== INFORMATION SUPPLIED

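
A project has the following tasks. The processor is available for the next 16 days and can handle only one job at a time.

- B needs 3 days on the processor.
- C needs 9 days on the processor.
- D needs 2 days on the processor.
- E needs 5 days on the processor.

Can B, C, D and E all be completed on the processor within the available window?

No

Running back to back, the jobs need 3 + 9 + 2 + 5 = 19 days on the processor.
Since 19 > 16, they cannot all fit.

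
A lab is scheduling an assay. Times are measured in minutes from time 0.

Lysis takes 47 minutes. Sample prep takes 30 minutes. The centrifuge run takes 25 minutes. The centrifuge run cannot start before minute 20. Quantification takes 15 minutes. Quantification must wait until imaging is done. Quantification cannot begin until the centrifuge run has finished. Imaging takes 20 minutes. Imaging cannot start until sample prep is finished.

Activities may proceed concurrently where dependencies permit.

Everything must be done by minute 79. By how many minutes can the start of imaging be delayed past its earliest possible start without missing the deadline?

14

Sample prep has no prerequisites, so it starts at minute 0 and finishes at minute 30.
Imaging waits on sample prep (finishes minute 30), so it starts at minute 30 and finishes at 30 + 20 = minute 50.

Working backward from the deadline:
Quantification must finish by minute 79; it takes 15 minutes, so it must start by 79 − 15 = minute 64.
Imaging has to be done before quantification (must start by minute 64). That means finishing by minute 64, i.e. starting by 64 − 20 = minute 44.
So imaging can start as early as minute 30 and as late as minute 44, giving 44 − 30 = 14 minutes of slack.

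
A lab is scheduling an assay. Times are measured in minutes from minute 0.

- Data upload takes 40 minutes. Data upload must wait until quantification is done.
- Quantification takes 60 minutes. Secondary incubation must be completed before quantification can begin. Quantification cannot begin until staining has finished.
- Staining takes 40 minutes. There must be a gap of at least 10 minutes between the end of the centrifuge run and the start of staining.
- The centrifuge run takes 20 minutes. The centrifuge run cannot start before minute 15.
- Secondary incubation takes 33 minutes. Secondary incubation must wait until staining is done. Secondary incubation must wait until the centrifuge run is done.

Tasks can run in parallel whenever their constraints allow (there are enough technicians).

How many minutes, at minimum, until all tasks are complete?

218

After its own release at minute 15, the centrifuge run can start at minute 15 and finishes at minute 35.
After the centrifuge run (finishes minute 35, plus 10-minute gap → minute 45), staining can start at minute 45 and finishes at minute 85.
For secondary incubation: staining (finishes minute 85); the centrifuge run (finishes minute 35). Taking the maximum gives a start of minute 85, and it finishes at 85 + 33 = minute 118.
For quantification: secondary incubation (finishes minute 118); staining (finishes minute 85). Taking the maximum gives a start of minute 118, and it finishes at 118 + 60 = minute 178.
Data upload cannot begin until quantification (finishes minute 178). It runs from minute 178 to 178 + 40 = minute 218.
All tasks are finished once the last one completes. Finish times: The centrifuge run at 35, Staining at 85, Secondary incubation at 118, Quantification at 178, Data upload at 218. The latest is minute 218.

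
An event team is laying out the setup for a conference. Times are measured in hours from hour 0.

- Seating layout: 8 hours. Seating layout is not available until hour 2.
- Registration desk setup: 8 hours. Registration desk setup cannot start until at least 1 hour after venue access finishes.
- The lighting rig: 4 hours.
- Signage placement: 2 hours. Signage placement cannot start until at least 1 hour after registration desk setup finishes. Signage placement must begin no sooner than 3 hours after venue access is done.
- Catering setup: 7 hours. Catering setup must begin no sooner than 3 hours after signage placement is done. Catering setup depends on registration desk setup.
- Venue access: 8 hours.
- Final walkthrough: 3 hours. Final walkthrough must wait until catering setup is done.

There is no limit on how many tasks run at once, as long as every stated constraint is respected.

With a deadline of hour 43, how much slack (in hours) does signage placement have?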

====

• WHAT YOU WILL DO: As listed above, the lines from the line with "Everything must be" to the line with "from minute 0." are to be echoed exactly, with both ends included and nothing added.

• OUTPUT OF THE TASK:
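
Everything must be done by minute 79. By how many minutes can the start of imaging be delayed past its earliest possible start without missing the deadline?

14

Sample prep has no prerequisites, so it starts at minute 0 and finishes at minute 30.
Imaging waits on sample prep (finishes minute 30), so it starts at minute 30 and finishes at 30 + 20 = minute 50.

Working backward from the deadline:
Quantification must finish by minute 79; it takes 15 minutes, so it must start by 79 − 15 = minute 64.
Imaging has to be done before quantification (must start by minute 64). That means finishing by minute 64, i.e. starting by 64 − 20 = minute 44.
So imaging can start as early as minute 30 and as late as minute 44, giving 44 − 30 = 14 minutes of slack.

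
A lab is scheduling an assay. Times are measured in minutes from minute 0.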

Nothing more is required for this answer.